_Exercise prompt_
Check each line of the entries below for the word "index", and copy out the ones that have it.

_Data_
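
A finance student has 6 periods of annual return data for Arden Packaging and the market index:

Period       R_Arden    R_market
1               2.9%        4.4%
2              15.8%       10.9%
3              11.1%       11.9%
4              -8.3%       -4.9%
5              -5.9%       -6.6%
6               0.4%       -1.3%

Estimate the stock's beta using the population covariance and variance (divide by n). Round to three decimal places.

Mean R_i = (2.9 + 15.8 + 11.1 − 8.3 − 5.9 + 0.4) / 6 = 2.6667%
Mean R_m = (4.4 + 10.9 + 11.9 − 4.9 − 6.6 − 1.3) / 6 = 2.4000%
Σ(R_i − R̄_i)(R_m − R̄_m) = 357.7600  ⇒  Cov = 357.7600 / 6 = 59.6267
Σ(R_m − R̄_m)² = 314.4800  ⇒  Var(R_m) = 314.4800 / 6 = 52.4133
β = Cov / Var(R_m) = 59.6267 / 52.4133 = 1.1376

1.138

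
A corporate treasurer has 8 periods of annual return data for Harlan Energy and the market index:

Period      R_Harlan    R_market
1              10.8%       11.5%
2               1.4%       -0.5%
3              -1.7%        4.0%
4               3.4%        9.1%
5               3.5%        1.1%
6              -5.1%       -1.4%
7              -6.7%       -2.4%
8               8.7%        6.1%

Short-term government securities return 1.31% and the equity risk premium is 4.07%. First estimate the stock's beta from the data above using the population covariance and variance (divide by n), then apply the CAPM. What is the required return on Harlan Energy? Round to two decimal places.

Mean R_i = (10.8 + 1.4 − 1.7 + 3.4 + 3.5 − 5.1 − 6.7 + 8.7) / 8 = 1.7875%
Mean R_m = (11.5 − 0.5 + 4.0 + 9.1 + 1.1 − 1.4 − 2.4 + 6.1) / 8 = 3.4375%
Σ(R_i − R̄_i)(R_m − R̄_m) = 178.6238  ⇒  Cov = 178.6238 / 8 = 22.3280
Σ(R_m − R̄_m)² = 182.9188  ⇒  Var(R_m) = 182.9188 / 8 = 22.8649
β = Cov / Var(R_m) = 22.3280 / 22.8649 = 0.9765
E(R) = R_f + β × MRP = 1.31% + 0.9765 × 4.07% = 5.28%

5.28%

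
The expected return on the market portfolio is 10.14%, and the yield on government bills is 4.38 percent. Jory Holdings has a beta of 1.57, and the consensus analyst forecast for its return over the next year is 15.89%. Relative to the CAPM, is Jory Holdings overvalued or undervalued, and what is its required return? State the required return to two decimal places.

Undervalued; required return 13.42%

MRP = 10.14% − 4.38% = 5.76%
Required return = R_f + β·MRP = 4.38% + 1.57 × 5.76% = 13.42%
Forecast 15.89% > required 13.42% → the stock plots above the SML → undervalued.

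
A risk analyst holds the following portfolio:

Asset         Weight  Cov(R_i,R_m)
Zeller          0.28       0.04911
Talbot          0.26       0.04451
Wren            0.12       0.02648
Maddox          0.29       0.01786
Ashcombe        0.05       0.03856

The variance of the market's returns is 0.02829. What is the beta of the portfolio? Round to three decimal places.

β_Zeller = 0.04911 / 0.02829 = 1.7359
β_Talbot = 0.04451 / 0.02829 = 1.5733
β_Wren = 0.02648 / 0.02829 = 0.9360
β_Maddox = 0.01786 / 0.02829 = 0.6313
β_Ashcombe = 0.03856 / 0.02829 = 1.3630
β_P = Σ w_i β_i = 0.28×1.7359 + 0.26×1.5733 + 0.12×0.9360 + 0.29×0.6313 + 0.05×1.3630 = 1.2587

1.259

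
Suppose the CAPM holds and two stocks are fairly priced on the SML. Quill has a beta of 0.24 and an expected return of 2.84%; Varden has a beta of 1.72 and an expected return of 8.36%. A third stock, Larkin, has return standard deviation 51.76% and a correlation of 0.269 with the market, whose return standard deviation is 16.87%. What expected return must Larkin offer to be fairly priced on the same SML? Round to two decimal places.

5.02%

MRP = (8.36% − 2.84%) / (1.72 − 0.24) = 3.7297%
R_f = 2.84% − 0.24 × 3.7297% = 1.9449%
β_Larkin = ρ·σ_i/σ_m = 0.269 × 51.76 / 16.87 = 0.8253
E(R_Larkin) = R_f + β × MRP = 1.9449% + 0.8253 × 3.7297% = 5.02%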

_Exercise output_
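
A finance student has 6 periods of annual return data for Arden Packaging and the market index:
A corporate treasurer has 8 periods of annual return data for Harlan Energy and the market index: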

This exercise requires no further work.